§ Task prompt:
Transcribe exactly the line that contains "2.98 m of platinum" and every line after it to the end of the entries, and nothing more.

(Saved entries)
..............................

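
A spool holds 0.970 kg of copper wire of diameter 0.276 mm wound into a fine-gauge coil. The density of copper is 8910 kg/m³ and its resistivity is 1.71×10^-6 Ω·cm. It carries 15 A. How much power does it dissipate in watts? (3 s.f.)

ρ = 1.71×10^-6 Ω·cm = 1.71×10^-8 Ω·m
A = π(d/2)² = π(1.3800e-04 m)² = 5.9828e-08 m²
L = m/(density·A) = 0.97/(8910×5.9828e-08) = 1820 m
R = ρL/A = (1.71×10^-8)(1820)/(5.9828e-08) = 520.1 Ω
P = I²R = (15)² × 520.1 = 1.17×10^5 W

1.17×10^5 W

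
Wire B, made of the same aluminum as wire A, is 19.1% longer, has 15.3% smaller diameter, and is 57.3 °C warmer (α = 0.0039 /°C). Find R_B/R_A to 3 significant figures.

2.03

R ∝ ρL/d² with ρ ∝ (1+αΔT), so R_B/R_A = (1 + 19.1/100) × (1 − 15.3/100)⁻² × (1 + 0.0039×57.3)
= 1.191 × 1.394 × 1.224 = 2.03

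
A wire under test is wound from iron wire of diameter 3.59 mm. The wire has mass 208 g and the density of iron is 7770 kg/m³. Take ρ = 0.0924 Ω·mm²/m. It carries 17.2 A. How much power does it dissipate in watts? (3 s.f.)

7.14 W

ρ = 0.0924 Ω·mm²/m = 9.24×10^-8 Ω·m
A = π(d/2)² = π(1.7950e-03 m)² = 1.0122e-05 m²
L = m/(density·A) = 0.208/(7770×1.0122e-05) = 2.645 m
R = ρL/A = (9.24×10^-8)(2.645)/(1.0122e-05) = 0.02414 Ω
P = I²R = (17.2)² × 0.02414 = 7.14 W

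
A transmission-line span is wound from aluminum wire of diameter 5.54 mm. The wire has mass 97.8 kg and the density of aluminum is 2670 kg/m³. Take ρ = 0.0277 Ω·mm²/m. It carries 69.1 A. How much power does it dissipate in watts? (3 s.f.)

8340 W

ρ = 0.0277 Ω·mm²/m = 2.77×10^-8 Ω·m
A = π(d/2)² = π(2.7700e-03 m)² = 2.4105e-05 m²
L = m/(density·A) = 97.8/(2670×2.4105e-05) = 1520 m
R = ρL/A = (2.77×10^-8)(1520)/(2.4105e-05) = 1.746 Ω
P = I²R = (69.1)² × 1.746 = 8340 W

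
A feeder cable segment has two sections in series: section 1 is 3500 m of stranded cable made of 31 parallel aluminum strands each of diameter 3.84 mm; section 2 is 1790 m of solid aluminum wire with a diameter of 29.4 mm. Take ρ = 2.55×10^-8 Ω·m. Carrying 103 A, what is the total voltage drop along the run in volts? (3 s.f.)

32.5 V

Section 1: A_strand = π(1.9200e-03)² = 1.158e-05 m²; R₁ = ρL/(N·A_s) = (2.55×10^-8)(3500)/(31×1.158e-05) = 0.2486 Ω
Section 2: A = π(d/2)² = π(1.4700e-02 m)² = 6.789e-04 m²
R₂ = (2.55×10^-8)(1790)/(6.789e-04) = 0.06724 Ω
R = R₁ + R₂ = 0.3158 Ω
V = IR = 103 × 0.3158 = 32.5 V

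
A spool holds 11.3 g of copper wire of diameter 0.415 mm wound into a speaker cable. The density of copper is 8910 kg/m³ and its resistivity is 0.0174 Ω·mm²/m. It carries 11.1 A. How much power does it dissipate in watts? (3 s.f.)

149 W

ρ = 0.0174 Ω·mm²/m = 1.74×10^-8 Ω·m
A = π(d/2)² = π(2.0750e-04 m)² = 1.3527e-07 m²
L = m/(density·A) = 0.0113/(8910×1.3527e-07) = 9.376 m
R = ρL/A = (1.74×10^-8)(9.376)/(1.3527e-07) = 1.206 Ω
P = I²R = (11.1)² × 1.206 = 149 W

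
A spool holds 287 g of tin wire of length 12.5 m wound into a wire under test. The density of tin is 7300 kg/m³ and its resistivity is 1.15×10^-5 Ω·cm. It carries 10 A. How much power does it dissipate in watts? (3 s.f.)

45.7 W

ρ = 1.15×10^-5 Ω·cm = 1.15×10^-7 Ω·m
A = m/(density·L) = 0.287/(7300×12.5) = 3.1452e-06 m²
R = ρL/A = (1.15×10^-7)(12.5)/(3.1452e-06) = 0.457 Ω
P = I²R = (10)² × 0.457 = 45.7 W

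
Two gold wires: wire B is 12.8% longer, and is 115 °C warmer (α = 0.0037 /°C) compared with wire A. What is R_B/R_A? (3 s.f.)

R ∝ ρL/d² with ρ ∝ (1+αΔT), so R_B/R_A = (1 + 12.8/100) × (1 + 0.0037×115)
= 1.128 × 1.425 = 1.61

1.61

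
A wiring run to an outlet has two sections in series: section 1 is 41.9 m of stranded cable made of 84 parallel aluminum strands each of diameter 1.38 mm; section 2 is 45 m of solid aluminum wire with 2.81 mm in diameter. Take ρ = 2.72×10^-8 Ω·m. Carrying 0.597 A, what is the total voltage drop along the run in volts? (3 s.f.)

0.123 V

Section 1: A_strand = π(6.9000e-04)² = 1.496e-06 m²; R₁ = ρL/(N·A_s) = (2.72×10^-8)(41.9)/(84×1.496e-06) = 0.009071 Ω
Section 2: A = π(d/2)² = π(1.4050e-03 m)² = 6.202e-06 m²
R₂ = (2.72×10^-8)(45)/(6.202e-06) = 0.1974 Ω
R = R₁ + R₂ = 0.2064 Ω
V = IR = 0.597 × 0.2064 = 0.123 V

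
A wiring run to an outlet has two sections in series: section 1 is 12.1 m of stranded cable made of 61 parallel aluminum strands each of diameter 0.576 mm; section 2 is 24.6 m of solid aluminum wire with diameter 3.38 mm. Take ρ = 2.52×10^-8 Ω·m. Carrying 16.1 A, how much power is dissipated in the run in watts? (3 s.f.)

22.9 W

Section 1: A_strand = π(2.8800e-04)² = 2.606e-07 m²; R₁ = ρL/(N·A_s) = (2.52×10^-8)(12.1)/(61×2.606e-07) = 0.01918 Ω
Section 2: A = π(d/2)² = π(1.6900e-03 m)² = 8.973e-06 m²
R₂ = (2.52×10^-8)(24.6)/(8.973e-06) = 0.06909 Ω
R = R₁ + R₂ = 0.08827 Ω
P = I²R = (16.1)² × 0.08827 = 22.9 W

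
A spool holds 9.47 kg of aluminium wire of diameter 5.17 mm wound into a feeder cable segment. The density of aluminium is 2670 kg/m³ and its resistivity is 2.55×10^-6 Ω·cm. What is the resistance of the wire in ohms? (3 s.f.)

0.205 Ω

ρ = 2.55×10^-6 Ω·cm = 2.55×10^-8 Ω·m
A = π(d/2)² = π(2.5850e-03 m)² = 2.0993e-05 m²
L = m/(density·A) = 9.47/(2670×2.0993e-05) = 169 m
R = ρL/A = (2.55×10^-8)(169)/(2.0993e-05) = 0.205 Ω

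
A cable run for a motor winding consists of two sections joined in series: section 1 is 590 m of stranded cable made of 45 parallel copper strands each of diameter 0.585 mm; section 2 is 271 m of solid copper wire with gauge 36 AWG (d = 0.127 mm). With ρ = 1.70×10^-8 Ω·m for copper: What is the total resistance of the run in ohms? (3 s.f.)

Section 1: A_strand = π(2.9250e-04)² = 2.688e-07 m²; R₁ = ρL/(N·A_s) = (1.70×10^-8)(590)/(45×2.688e-07) = 0.8293 Ω
Section 2: A = π(0.127/2 mm)² = π(6.3500e-05 m)² = 1.267e-08 m²
R₂ = (1.70×10^-8)(271)/(1.267e-08) = 363.7 Ω
R = R₁ + R₂ = 365 Ω

365 Ω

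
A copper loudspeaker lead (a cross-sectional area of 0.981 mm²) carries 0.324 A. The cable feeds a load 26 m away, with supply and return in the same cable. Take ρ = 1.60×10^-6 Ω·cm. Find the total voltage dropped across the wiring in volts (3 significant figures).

0.275 V

ρ = 1.60×10^-6 Ω·cm = 1.60×10^-8 Ω·m
A = 0.981 mm² = 9.810e-07 m²
Total conductor length (both ways) L = 2 × 26 = 52 m
R = ρL/A = (1.60×10^-8)(52)/(9.810e-07) = 0.8481 Ω
V = IR = 0.324 × 0.8481 = 0.275 V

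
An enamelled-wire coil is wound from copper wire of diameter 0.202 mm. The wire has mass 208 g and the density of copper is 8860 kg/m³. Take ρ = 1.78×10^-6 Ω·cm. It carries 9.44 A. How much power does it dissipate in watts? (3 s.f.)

36300 W

ρ = 1.78×10^-6 Ω·cm = 1.78×10^-8 Ω·m
A = π(d/2)² = π(1.0100e-04 m)² = 3.2047e-08 m²
L = m/(density·A) = 0.208/(8860×3.2047e-08) = 732.5 m
R = ρL/A = (1.78×10^-8)(732.5)/(3.2047e-08) = 406.9 Ω
P = I²R = (9.44)² × 406.9 = 36300 W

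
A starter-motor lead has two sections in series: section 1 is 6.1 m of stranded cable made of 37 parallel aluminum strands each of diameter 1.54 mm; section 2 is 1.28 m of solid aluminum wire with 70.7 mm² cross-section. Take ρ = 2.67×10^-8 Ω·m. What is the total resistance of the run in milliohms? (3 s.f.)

Section 1: A_strand = π(7.7000e-04)² = 1.863e-06 m²; R₁ = ρL/(N·A_s) = (2.67×10^-8)(6.1)/(37×1.863e-06) = 0.002363 Ω
Section 2: A = 70.7 mm² = 7.070e-05 m²
R₂ = (2.67×10^-8)(1.28)/(7.070e-05) = 4.834×10^-4 Ω
R = R₁ + R₂ = 2.85 mΩ

2.85 mΩ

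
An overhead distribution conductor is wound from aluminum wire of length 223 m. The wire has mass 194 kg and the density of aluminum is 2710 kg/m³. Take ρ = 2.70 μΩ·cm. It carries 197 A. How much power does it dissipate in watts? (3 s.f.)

ρ = 2.70 μΩ·cm = 2.70×10^-8 Ω·m
A = m/(density·L) = 194/(2710×223) = 3.2102e-04 m²
R = ρL/A = (2.70×10^-8)(223)/(3.2102e-04) = 0.01876 Ω
P = I²R = (197)² × 0.01876 = 728 W

728 W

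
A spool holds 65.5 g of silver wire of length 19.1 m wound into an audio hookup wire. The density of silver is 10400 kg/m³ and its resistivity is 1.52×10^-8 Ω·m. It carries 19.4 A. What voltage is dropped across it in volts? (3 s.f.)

A = m/(density·L) = 0.0655/(10400×19.1) = 3.2974e-07 m²
R = ρL/A = (1.52×10^-8)(19.1)/(3.2974e-07) = 0.8804 Ω
V = IR = 19.4 × 0.8804 = 17.1 V

17.1 V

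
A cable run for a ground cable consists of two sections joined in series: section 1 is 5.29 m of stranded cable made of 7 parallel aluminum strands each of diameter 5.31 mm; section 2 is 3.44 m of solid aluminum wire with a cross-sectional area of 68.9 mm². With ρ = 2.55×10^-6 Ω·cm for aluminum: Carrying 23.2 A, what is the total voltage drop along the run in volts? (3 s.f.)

ρ = 2.55×10^-6 Ω·cm = 2.55×10^-8 Ω·m
Section 1: A_strand = π(2.6550e-03)² = 2.215e-05 m²; R₁ = ρL/(N·A_s) = (2.55×10^-8)(5.29)/(7×2.215e-05) = 8.702×10^-4 Ω
Section 2: A = 68.9 mm² = 6.890e-05 m²
R₂ = (2.55×10^-8)(3.44)/(6.890e-05) = 0.001273 Ω
R = R₁ + R₂ = 0.002143 Ω
V = IR = 23.2 × 0.002143 = 0.0497 V

0.0497 V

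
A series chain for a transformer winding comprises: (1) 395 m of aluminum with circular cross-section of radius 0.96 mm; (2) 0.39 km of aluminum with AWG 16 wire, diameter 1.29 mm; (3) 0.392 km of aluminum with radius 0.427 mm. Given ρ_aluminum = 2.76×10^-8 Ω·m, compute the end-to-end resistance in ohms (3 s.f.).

30.9 Ω

Seg 1: A = πr² = π(9.6000e-04 m)² = 2.895e-06 m²
R_1 = (2.76×10^-8)(395)/(2.895e-06) = 3.765 Ω
Seg 2: A = π(1.29/2 mm)² = π(6.4500e-04 m)² = 1.307e-06 m²
R_2 = (2.76×10^-8)(390)/(1.307e-06) = 8.236 Ω
Seg 3: A = πr² = π(4.2700e-04 m)² = 5.728e-07 m²
R_3 = (2.76×10^-8)(392)/(5.728e-07) = 18.89 Ω
R_total = R_1 + R_2 + R_3 = 30.9 Ω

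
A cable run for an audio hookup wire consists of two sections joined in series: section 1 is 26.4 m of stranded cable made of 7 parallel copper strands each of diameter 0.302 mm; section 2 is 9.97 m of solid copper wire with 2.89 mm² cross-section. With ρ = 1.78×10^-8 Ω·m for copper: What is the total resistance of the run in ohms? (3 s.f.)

0.999 Ω

Section 1: A_strand = π(1.5100e-04)² = 7.163e-08 m²; R₁ = ρL/(N·A_s) = (1.78×10^-8)(26.4)/(7×7.163e-08) = 0.9372 Ω
Section 2: A = 2.89 mm² = 2.890e-06 m²
R₂ = (1.78×10^-8)(9.97)/(2.890e-06) = 0.06141 Ω
R = R₁ + R₂ = 0.999 Ω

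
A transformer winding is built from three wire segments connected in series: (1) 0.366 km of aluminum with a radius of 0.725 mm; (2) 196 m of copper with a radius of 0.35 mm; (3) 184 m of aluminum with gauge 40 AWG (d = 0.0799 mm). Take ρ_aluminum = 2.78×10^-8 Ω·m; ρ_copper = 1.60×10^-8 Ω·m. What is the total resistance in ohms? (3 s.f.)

1030 Ω

Seg 1: A = πr² = π(7.2500e-04 m)² = 1.651e-06 m²
R_1 = (2.78×10^-8)(366)/(1.651e-06) = 6.162 Ω
Seg 2: A = πr² = π(3.5000e-04 m)² = 3.848e-07 m²
R_2 = (1.60×10^-8)(196)/(3.848e-07) = 8.149 Ω
Seg 3: A = π(0.0799/2 mm)² = π(3.9950e-05 m)² = 5.014e-09 m²
R_3 = (2.78×10^-8)(184)/(5.014e-09) = 1020 Ω
R_total = R_1 + R_2 + R_3 = 1030 Ω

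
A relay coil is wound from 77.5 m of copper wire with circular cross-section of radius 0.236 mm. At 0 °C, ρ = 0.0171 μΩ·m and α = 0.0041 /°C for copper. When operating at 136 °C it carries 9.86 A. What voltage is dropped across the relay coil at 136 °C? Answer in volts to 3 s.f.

116 V

ρ = 0.0171 μΩ·m = 1.71×10^-8 Ω·m
A = πr² = π(2.3600e-04 m)² = 1.750e-07 m²
R₍0₎ = ρL/A = (1.71×10^-8)(77.5)/(1.750e-07) = 7.574 Ω
R₍136₎ = R₍0₎(1 + αΔT) = 7.574 × (1 + 0.0041×136) = 11.8 Ω
V = IR = 9.86 × 11.8 = 116 V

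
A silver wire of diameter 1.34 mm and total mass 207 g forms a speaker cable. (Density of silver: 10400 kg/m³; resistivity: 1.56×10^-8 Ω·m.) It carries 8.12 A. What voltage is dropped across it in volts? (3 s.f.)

1.27 V

A = π(d/2)² = π(6.7000e-04 m)² = 1.4103e-06 m²
L = m/(density·A) = 0.207/(10400×1.4103e-06) = 14.11 m
R = ρL/A = (1.56×10^-8)(14.11)/(1.4103e-06) = 0.1561 Ω
V = IR = 8.12 × 0.1561 = 1.27 V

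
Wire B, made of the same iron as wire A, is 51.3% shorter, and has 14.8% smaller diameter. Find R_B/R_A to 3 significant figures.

R ∝ L/d², so R_B/R_A = (1 − 51.3/100) × (1 − 14.8/100)⁻²
= 0.487 × 1.378 = 0.671

0.671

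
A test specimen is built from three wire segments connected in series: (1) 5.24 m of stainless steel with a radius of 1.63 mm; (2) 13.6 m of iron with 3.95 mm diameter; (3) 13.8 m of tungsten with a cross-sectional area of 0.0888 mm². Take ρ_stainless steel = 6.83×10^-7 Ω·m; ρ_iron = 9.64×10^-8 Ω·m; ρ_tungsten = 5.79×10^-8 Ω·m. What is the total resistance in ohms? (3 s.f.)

Seg 1: A = πr² = π(1.6300e-03 m)² = 8.347e-06 m²
R_1 = (6.83×10^-7)(5.24)/(8.347e-06) = 0.4288 Ω
Seg 2: A = π(d/2)² = π(1.9750e-03 m)² = 1.225e-05 m²
R_2 = (9.64×10^-8)(13.6)/(1.225e-05) = 0.107 Ω
Seg 3: A = 0.0888 mm² = 8.880e-08 m²
R_3 = (5.79×10^-8)(13.8)/(8.880e-08) = 8.998 Ω
R_total = R_1 + R_2 + R_3 = 9.53 Ω

9.53 Ω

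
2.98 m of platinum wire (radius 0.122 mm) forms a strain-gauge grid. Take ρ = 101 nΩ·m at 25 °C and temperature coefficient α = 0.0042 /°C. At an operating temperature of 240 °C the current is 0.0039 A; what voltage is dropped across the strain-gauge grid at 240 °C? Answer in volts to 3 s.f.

ρ = 101 nΩ·m = 1.01×10^-7 Ω·m
A = πr² = π(1.2200e-04 m)² = 4.676e-08 m²
R₍25₎ = ρL/A = (1.01×10^-7)(2.98)/(4.676e-08) = 6.437 Ω
R₍240₎ = R₍25₎(1 + αΔT) = 6.437 × (1 + 0.0042×215) = 12.25 Ω
V = IR = 0.0039 × 12.25 = 0.0478 V

0.0478 V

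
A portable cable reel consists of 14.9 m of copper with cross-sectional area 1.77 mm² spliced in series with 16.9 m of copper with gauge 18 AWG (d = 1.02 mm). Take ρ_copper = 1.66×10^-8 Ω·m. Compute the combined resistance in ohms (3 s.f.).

Segment 1: A = 1.77 mm² = 1.770e-06 m²
R₁ = ρL/A = (1.66×10^-8)(14.9)/(1.770e-06) = 0.1397 Ω
Segment 2: A = π(1.02/2 mm)² = π(5.1000e-04 m)² = 8.171e-07 m²
R₂ = (1.66×10^-8)(16.9)/(8.171e-07) = 0.3433 Ω
R = R₁ + R₂ = 0.483 Ω

0.483 Ω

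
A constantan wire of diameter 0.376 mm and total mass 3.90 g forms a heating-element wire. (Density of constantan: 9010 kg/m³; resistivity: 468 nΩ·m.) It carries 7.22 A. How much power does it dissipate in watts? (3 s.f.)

857 W

ρ = 468 nΩ·m = 4.68×10^-7 Ω·m
A = π(d/2)² = π(1.8800e-04 m)² = 1.1104e-07 m²
L = m/(density·A) = 0.0039/(9010×1.1104e-07) = 3.898 m
R = ρL/A = (4.68×10^-7)(3.898)/(1.1104e-07) = 16.43 Ω
P = I²R = (7.22)² × 16.43 = 857 W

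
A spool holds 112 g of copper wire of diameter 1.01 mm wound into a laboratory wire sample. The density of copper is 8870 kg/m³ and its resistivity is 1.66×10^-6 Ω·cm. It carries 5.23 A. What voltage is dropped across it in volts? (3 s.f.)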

..............................

§ Written response:
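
2.98 m of platinum wire (radius 0.122 mm) forms a strain-gauge grid. Take ρ = 101 nΩ·m at 25 °C and temperature coefficient α = 0.0042 /°C. At an operating temperature of 240 °C the current is 0.0039 A; what voltage is dropped across the strain-gauge grid at 240 °C? Answer in volts to 3 s.f.

ρ = 101 nΩ·m = 1.01×10^-7 Ω·m
A = πr² = π(1.2200e-04 m)² = 4.676e-08 m²
R₍25₎ = ρL/A = (1.01×10^-7)(2.98)/(4.676e-08) = 6.437 Ω
R₍240₎ = R₍25₎(1 + αΔT) = 6.437 × (1 + 0.0042×215) = 12.25 Ω
V = IR = 0.0039 × 12.25 = 0.0478 V

0.0478 V

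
A portable cable reel consists of 14.9 m of copper with cross-sectional area 1.77 mm² spliced in series with 16.9 m of copper with gauge 18 AWG (d = 1.02 mm). Take ρ_copper = 1.66×10^-8 Ω·m. Compute the combined resistance in ohms (3 s.f.).

Segment 1: A = 1.77 mm² = 1.770e-06 m²
R₁ = ρL/A = (1.66×10^-8)(14.9)/(1.770e-06) = 0.1397 Ω
Segment 2: A = π(1.02/2 mm)² = π(5.1000e-04 m)² = 8.171e-07 m²
R₂ = (1.66×10^-8)(16.9)/(8.171e-07) = 0.3433 Ω
R = R₁ + R₂ = 0.483 Ω

0.483 Ω

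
A constantan wire of diameter 0.376 mm and total mass 3.90 g forms a heating-element wire. (Density of constantan: 9010 kg/m³; resistivity: 468 nΩ·m.) It carries 7.22 A. How much power does it dissipate in watts? (3 s.f.)

857 W

ρ = 468 nΩ·m = 4.68×10^-7 Ω·m
A = π(d/2)² = π(1.8800e-04 m)² = 1.1104e-07 m²
L = m/(density·A) = 0.0039/(9010×1.1104e-07) = 3.898 m
R = ρL/A = (4.68×10^-7)(3.898)/(1.1104e-07) = 16.43 Ω
P = I²R = (7.22)² × 16.43 = 857 W

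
A spool holds 112 g of copper wire of diameter 1.01 mm wound into a laboratory wire sample. The density of copper is 8870 kg/m³ and its resistivity is 1.66×10^-6 Ω·cm. It carries 5.23 A. What voltage is dropped across it in volts? (3 s.f.)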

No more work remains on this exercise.